» **DESCRIPTION OF THE TASK**:
Could you filter the records below and keep only the lines with the word "Provide"?

» **INPUT DATA**:
^^^^
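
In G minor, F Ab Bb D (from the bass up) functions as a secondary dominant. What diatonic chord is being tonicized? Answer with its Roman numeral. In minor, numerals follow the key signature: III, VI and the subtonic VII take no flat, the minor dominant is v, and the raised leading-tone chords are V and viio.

VI

The chord is a dominant seventh chord on Bb.
A dominant resolves down a perfect fifth: Bb → Eb. In G minor, Eb is scale degree 6, i.e. VI.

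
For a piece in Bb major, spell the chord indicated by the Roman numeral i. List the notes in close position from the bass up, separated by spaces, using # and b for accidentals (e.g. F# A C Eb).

Bb Db F

i is the minor tonic, borrowed from the parallel minor. In Bb major that root is Bb.
So the chord is Bb-Db-F, a minor triad.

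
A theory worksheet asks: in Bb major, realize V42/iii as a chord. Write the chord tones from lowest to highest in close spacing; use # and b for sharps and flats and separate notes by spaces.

G A C# E

V42/iii is a secondary dominant — the dominant seventh of iii. iii in Bb major is D, so the applied chord's root is A, a perfect fifth above.
Building a dominant seventh chord on A gives A-C#-E-G.
The figured bass 42 indicates third inversion, placing the seventh (G) in the bass: G-A-C#-E.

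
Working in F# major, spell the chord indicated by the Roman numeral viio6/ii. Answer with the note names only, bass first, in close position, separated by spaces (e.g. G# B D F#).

A# C# F##

viio6/ii is a secondary leading-tone chord. The target ii is G# in F# major; the applied chord is rooted a semitone below, on F##.
Building a diminished triad on F## gives F##-A#-C#.
The figured bass 6 indicates first inversion, placing the third (A#) in the bass: A#-C#-F##.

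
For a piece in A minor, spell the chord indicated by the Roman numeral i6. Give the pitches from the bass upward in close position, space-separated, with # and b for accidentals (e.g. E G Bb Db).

In A minor, the first degree is A, and the diatonic chord built there is a minor triad.
Stacking thirds from A gives A-C-E.
With the 6 figure the chord is in first inversion; from the bass C upward in close position it reads C-E-A.

C E A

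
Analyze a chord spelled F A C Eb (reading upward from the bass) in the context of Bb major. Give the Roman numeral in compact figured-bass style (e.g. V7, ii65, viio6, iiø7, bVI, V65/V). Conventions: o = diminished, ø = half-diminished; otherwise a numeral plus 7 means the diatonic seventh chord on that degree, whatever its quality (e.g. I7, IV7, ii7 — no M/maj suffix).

Stacked in thirds the chord is F-A-C-Eb: a dominant seventh chord on F.
In Bb major, F is the dominant; the diatonic dominant seventh chord there is V7.

V7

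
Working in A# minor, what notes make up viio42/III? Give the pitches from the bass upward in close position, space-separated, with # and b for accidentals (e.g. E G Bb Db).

The slash marks an applied leading-tone chord: viio of III. In A# minor, III is C#, so the leading tone to it is B#, a half step below.
Building a fully diminished seventh chord on B# gives B#-D#-F#-A.
With the 42 figure the chord is in third inversion; from the bass A upward in close position it reads A-B#-D#-F#.

A B# D# F#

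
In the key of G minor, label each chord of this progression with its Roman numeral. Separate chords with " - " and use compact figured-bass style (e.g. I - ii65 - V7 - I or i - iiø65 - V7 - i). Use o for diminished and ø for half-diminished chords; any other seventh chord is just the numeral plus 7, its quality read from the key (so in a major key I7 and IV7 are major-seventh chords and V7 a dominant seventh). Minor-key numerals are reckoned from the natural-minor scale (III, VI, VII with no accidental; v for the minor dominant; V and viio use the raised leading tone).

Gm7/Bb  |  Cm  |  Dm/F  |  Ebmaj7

i65 - iv - v6 - VI7

Gm7/Bb has root G, degree 1 in G minor, so i65.
Cm: root C is the subdominant; minor triad there is iv.
Dm/F: root D is the dominant; minor triad there is v6.
Ebmaj7 has root Eb, degree 6 in G minor, so VI7.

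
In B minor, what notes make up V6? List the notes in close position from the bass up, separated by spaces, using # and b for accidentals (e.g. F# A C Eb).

In B minor, the fifth degree is F#. The dominant is major (leading tone raised), so V is a major triad.
That chord is spelled F#-A#-C#.
With the 6 figure the chord is in first inversion; from the bass A# upward in close position it reads A#-C#-F#.

A# C# F#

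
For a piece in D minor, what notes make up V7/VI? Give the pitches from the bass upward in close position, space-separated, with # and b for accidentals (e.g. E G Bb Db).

F A C Eb

The slash means an applied dominant: we want the dominant of VI. In D minor, VI is Bb major, and its dominant is built on F.
Building a dominant seventh chord on F gives F-A-C-Eb.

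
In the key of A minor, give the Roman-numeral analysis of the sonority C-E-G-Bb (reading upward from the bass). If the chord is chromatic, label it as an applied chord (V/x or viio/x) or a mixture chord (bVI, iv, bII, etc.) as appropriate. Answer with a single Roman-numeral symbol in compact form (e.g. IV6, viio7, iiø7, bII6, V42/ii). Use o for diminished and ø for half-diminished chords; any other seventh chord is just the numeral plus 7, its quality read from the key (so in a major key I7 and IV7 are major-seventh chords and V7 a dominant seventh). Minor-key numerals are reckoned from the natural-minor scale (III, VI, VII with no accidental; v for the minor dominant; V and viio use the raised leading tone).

V7/VI

Stacked in thirds the chord is C-E-G-Bb: a dominant seventh chord on C.
C is not a diatonic chord root with this quality in A minor, but it lies a perfect fifth above F (VI), so the chord functions as an applied dominant of VI.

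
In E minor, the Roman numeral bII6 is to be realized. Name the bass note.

bII in E minor has root F; the chord is F-A-C.
The figure 6 means first inversion — the third is in the bass.

A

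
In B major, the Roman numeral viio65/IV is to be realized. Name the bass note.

F#

The applied chord viio65/IV is rooted on D#: D#-F#-A-C.
The figure 65 means first inversion — the third is in the bass.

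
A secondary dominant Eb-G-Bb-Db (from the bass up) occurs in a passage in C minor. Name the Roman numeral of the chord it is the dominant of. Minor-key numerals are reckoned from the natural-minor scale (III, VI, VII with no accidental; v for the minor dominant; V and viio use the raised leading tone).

The chord is a dominant seventh chord on Eb.
A dominant resolves down a perfect fifth: Eb → Ab. In C minor, Ab is scale degree 6, i.e. VI.

VI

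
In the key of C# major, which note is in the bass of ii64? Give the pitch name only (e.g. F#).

ii in C# major has root D#; the chord is D#-F#-A#.
The figure 64 means second inversion — the fifth is in the bass.

A#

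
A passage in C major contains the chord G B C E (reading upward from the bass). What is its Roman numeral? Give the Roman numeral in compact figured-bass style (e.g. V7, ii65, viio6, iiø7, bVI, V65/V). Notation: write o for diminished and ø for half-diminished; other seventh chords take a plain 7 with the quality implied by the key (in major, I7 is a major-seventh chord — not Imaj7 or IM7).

Stacked in thirds the chord is C-E-G-B: a major seventh chord on C.
In C major, C is the tonic; the diatonic major seventh chord there is I7.
With G in the bass the chord is in second inversion, so the figured bass is 43.

I43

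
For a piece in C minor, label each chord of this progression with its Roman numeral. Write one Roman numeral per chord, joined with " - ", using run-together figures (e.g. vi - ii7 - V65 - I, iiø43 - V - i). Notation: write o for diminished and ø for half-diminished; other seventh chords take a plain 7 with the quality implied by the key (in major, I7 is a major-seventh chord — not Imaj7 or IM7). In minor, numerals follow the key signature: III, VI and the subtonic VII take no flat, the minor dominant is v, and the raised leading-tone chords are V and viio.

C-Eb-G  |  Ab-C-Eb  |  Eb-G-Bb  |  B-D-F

i - VI - III - viio

C-Eb-G has root C, degree 1 in C minor, so i.
Ab-C-Eb: major triad on Ab = scale degree 6 → VI.
Eb-G-Bb has root Eb, degree 3 in C minor, so III.
B-D-F has root B, degree 7 in C minor, so viio.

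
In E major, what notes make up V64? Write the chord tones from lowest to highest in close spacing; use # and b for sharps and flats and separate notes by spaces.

In E major, scale degree 5 is B, and the diatonic chord built there is a major triad.
Stacking thirds from B gives B-D#-F#.
With the 64 figure the chord is in second inversion; from the bass F# upward in close position it reads F#-B-D#.

F# B D#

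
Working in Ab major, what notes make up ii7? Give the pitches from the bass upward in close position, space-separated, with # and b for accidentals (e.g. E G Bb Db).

In Ab major, the supertonic is Bb, and the diatonic chord built there is a minor seventh chord.
That chord is spelled Bb-Db-F-Ab.

Bb Db F Ab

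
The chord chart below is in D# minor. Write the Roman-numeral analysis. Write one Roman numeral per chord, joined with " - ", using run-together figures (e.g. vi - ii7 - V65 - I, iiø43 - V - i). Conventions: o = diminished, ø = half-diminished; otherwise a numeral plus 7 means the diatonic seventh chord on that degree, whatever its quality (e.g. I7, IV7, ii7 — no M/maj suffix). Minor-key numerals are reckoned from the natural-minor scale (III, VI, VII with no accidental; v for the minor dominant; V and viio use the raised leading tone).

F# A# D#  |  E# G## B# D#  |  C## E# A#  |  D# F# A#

i6 - V7/V - V6 - i

F#-A#-D#: root D# is the tonic; minor triad there is i6.
E#-G##-B#-D#: a dominant seventh chord on E#, the applied dominant of V → V7/V.
C##-E#-A#: root A# is the dominant; major triad there is V6.
D#-F#-A#: root D# is the tonic; minor triad there is i.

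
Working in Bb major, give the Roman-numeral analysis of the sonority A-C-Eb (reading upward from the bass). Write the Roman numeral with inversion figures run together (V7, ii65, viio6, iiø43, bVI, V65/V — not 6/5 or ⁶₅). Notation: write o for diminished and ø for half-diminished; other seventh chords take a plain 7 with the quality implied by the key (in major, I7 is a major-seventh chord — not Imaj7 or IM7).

The pitches A-C-Eb form a diminished triad rooted on A.
A is scale degree 7 in Bb major, and a diminished triad on that degree is written viio.

viio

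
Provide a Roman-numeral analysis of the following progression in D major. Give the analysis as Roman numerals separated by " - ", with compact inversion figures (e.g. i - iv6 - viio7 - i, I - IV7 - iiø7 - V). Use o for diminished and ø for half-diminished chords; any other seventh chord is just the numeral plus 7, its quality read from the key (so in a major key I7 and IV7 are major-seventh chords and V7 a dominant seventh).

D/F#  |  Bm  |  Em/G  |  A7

I6 - vi - ii6 - V7

D/F#: root D is the tonic; major triad there is I6.
Bm: minor triad on B = scale degree 6 → vi.
Em/G: minor triad on E = scale degree 2 → ii6.
A7: dominant seventh chord on A = scale degree 5 → V7.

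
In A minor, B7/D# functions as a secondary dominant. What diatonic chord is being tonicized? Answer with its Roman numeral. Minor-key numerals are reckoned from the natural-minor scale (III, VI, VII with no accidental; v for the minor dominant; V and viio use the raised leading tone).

V

The chord is a dominant seventh chord on B.
A dominant resolves down a perfect fifth: B → E. In A minor, E is scale degree 5, i.e. V.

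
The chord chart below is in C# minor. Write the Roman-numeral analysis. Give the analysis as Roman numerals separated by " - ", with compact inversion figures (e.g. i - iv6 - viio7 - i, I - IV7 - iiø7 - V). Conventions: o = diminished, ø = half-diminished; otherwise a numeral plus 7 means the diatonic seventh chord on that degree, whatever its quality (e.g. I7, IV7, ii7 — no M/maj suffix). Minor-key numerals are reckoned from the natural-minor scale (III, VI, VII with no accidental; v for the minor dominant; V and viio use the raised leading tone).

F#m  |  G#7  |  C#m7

F#m: root F# is the subdominant; minor triad there is iv.
G#7: root G# is the dominant; dominant seventh chord there is V7.
C#m7 has root C#, degree 1 in C# minor, so i7.

iv - V7 - i7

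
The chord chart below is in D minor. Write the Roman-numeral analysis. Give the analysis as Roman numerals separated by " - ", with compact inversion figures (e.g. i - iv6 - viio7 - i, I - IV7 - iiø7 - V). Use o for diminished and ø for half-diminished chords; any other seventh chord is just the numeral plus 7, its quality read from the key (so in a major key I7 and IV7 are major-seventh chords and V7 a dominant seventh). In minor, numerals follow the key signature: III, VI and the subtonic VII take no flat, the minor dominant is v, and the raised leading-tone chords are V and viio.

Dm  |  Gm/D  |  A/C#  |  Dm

i - iv64 - V6 - i

Dm: root D is the tonic; minor triad there is i.
Gm/D: root G is the subdominant; minor triad there is iv64.
A/C#: root A is the dominant; major triad there is V6.
Dm: root D is the tonic; minor triad there is i.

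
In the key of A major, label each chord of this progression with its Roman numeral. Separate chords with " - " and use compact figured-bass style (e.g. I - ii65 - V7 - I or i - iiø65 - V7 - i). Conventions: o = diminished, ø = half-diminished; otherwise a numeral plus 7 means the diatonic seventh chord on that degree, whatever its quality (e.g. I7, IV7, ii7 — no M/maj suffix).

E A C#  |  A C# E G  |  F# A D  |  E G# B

I64 - V7/IV - IV6 - V

E-A-C#: root A is the tonic; major triad there is I64.
A-C#-E-G is the secondary dominant of IV (dominant seventh chord on A): V7/IV.
F#-A-D: root D is the subdominant; major triad there is IV6.
E-G#-B has root E, degree 5 in A major, so V.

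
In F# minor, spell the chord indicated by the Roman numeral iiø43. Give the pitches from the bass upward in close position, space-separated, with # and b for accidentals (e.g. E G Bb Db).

D F# G# B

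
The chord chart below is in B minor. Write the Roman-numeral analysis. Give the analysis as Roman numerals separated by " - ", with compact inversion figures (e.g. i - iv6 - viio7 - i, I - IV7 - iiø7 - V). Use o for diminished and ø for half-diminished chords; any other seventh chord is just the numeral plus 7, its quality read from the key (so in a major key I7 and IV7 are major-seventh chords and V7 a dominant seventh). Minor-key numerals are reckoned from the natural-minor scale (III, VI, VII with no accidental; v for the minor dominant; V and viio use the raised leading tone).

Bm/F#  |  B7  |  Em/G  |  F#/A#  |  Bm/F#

Bm/F# has root B, degree 1 in B minor, so i64.
B7: a dominant seventh chord on B, the applied dominant of iv → V7/iv.
Em/G has root E, degree 4 in B minor, so iv6.
F#/A#: root F# is the dominant; major triad there is V6.
Bm/F#: root B is the tonic; minor triad there is i64.

i64 - V7/iv - iv6 - V6 - i64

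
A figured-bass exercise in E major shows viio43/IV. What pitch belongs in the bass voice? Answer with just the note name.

D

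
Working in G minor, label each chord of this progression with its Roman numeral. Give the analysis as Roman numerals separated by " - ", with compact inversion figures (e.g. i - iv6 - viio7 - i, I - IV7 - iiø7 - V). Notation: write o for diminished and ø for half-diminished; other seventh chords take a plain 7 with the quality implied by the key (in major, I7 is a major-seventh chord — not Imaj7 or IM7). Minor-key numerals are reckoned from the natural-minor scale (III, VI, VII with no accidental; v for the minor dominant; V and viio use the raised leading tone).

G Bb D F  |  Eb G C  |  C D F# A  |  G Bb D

G-Bb-D-F: minor seventh chord on G = scale degree 1 → i7.
Eb-G-C: root C is the subdominant; minor triad there is iv6.
C-D-F#-A: dominant seventh chord on D = scale degree 5 → V42.
G-Bb-D: minor triad on G = scale degree 1 → i.

i7 - iv6 - V42 - i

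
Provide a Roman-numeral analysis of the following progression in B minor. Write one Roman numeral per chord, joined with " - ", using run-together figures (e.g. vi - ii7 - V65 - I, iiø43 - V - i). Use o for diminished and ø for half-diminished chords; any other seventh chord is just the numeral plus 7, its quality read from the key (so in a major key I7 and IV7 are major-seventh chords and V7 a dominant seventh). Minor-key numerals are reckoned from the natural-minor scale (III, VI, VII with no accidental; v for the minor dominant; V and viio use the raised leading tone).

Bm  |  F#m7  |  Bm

Bm: minor triad on B = scale degree 1 → i.
F#m7 has root F#, degree 5 in B minor, so v7.
Bm has root B, degree 1 in B minor, so i.

i - v7 - i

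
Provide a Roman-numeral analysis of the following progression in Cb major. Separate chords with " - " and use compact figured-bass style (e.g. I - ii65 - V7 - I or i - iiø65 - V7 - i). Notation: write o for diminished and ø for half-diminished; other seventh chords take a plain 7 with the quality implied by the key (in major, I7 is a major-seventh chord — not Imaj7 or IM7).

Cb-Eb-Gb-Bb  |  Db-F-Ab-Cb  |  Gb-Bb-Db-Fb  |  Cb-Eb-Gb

I7 - V7/V - V7 - I

Cb-Eb-Gb-Bb has root Cb, degree 1 in Cb major, so I7.
Db-F-Ab-Cb: chromatic; Db is V of V, so V7/V.
Gb-Bb-Db-Fb: root Gb is the dominant; dominant seventh chord there is V7.
Cb-Eb-Gb: root Cb is the tonic; major triad there is I.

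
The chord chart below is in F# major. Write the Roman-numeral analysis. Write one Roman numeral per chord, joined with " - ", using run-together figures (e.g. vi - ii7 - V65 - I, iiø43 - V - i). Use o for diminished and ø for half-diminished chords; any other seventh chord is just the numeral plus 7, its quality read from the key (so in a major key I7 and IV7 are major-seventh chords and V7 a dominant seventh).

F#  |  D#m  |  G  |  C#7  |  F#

F#: major triad on F# = scale degree 1 → I.
D#m: minor triad on D# = scale degree 6 → vi.
G is non-diatonic — a major triad on the lowered supertonic (G): the Neapolitan chord, bII.
C#7: root C# is the dominant; dominant seventh chord there is V7.
F#: major triad on F# = scale degree 1 → I.

I - vi - bII - V7 - I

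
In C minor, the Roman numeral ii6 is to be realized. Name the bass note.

ii in C minor has root D; the chord is D-F-A.
The figure 6 means first inversion — the third is in the bass.

F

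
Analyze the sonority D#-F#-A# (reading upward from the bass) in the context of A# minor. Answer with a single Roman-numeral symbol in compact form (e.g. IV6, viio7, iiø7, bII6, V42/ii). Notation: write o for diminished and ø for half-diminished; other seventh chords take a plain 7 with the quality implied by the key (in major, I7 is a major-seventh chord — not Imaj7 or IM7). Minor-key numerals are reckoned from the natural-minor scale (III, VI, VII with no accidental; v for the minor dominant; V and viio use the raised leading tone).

Stacked in thirds the chord is D#-F#-A#: a minor triad on D#.
In A# minor, D# is the subdominant; the diatonic minor triad there is iv.

iv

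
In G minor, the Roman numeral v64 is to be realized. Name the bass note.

v in G minor has root D; the chord is D-F-A.
The figure 64 means second inversion — the fifth is in the bass.

A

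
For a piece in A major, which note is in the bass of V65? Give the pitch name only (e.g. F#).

V in A major has root E; the chord is E-G#-B-D.
The figure 65 means first inversion — the third is in the bass.

G#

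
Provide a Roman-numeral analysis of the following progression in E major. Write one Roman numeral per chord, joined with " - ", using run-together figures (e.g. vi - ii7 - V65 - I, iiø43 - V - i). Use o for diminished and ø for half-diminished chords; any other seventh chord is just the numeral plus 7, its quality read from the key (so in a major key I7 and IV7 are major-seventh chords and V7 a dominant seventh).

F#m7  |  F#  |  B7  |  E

ii7 - V/V - V7 - I

F#m7 has root F#, degree 2 in E major, so ii7.
F#: chromatic; F# is V of V, so V/V.
B7: root B is the dominant; dominant seventh chord there is V7.
E: root E is the tonic; major triad there is I.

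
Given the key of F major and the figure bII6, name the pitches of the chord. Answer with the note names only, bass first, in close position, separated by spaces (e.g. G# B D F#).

Bb Db Gb

bII6 is the Neapolitan sixth — a major triad on the lowered second degree, here in its customary first inversion. In F major that root is Gb.
So the chord is Gb-Bb-Db, a major triad.
With the 6 figure the chord is in first inversion; from the bass Bb upward in close position it reads Bb-Db-Gb.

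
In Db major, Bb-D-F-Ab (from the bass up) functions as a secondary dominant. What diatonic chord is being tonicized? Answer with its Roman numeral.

ii

The chord is a dominant seventh chord on Bb.
A dominant resolves down a perfect fifth: Bb → Eb. In Db major, Eb is scale degree 2, i.e. ii.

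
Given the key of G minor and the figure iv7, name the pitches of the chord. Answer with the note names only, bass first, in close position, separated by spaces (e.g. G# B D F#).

In G minor, the subdominant is C, and the diatonic chord built there is a minor seventh chord.
That chord is spelled C-Eb-G-Bb.

C Eb G Bb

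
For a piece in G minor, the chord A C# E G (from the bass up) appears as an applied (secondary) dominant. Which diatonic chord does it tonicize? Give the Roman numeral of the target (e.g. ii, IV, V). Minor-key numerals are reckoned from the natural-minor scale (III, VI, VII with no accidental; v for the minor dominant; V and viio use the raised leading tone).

V

The chord is a dominant seventh chord on A.
A dominant resolves down a perfect fifth: A → D. In G minor, D is scale degree 5, i.e. V.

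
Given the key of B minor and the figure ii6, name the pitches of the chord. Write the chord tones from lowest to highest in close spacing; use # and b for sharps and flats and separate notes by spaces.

E G# C#

ii6 is the minor supertonic, borrowed from the parallel major (the Dorian ii). In B minor that root is C#.
So the chord is C#-E-G#.
The figured bass 6 indicates first inversion, placing the third (E) in the bass: E-G#-C#.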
^^^^
» **RESULT OF THIS TASK**:
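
Provide a Roman-numeral analysis of the following progression in D major. Give the analysis as Roman numerals separated by " - ", with compact inversion figures (e.g. i - iv6 - viio7 - i, I - IV7 - iiø7 - V). Use o for diminished and ø for half-diminished chords; any other seventh chord is just the numeral plus 7, its quality read from the key (so in a major key I7 and IV7 are major-seventh chords and V7 a dominant seventh).
Provide a Roman-numeral analysis of the following progression in B minor. Write one Roman numeral per chord, joined with " - ", using run-together figures (e.g. vi - ii7 - V65 - I, iiø43 - V - i). Use o for diminished and ø for half-diminished chords; any other seventh chord is just the numeral plus 7, its quality read from the key (so in a major key I7 and IV7 are major-seventh chords and V7 a dominant seventh). Minor-key numerals are reckoned from the natural-minor scale (III, VI, VII with no accidental; v for the minor dominant; V and viio use the raised leading tone).
Provide a Roman-numeral analysis of the following progression in Cb major. Separate chords with " - " and use compact figured-bass style (e.g. I - ii65 - V7 - I or i - iiø65 - V7 - i). Notation: write o for diminished and ø for half-diminished; other seventh chords take a plain 7 with the quality implied by the key (in major, I7 is a major-seventh chord — not Imaj7 or IM7).
Provide a Roman-numeral analysis of the following progression in E major. Write one Roman numeral per chord, joined with " - ", using run-together figures (e.g. vi - ii7 - V65 - I, iiø43 - V - i). Use o for diminished and ø for half-diminished chords; any other seventh chord is just the numeral plus 7, its quality read from the key (so in a major key I7 and IV7 are major-seventh chords and V7 a dominant seventh).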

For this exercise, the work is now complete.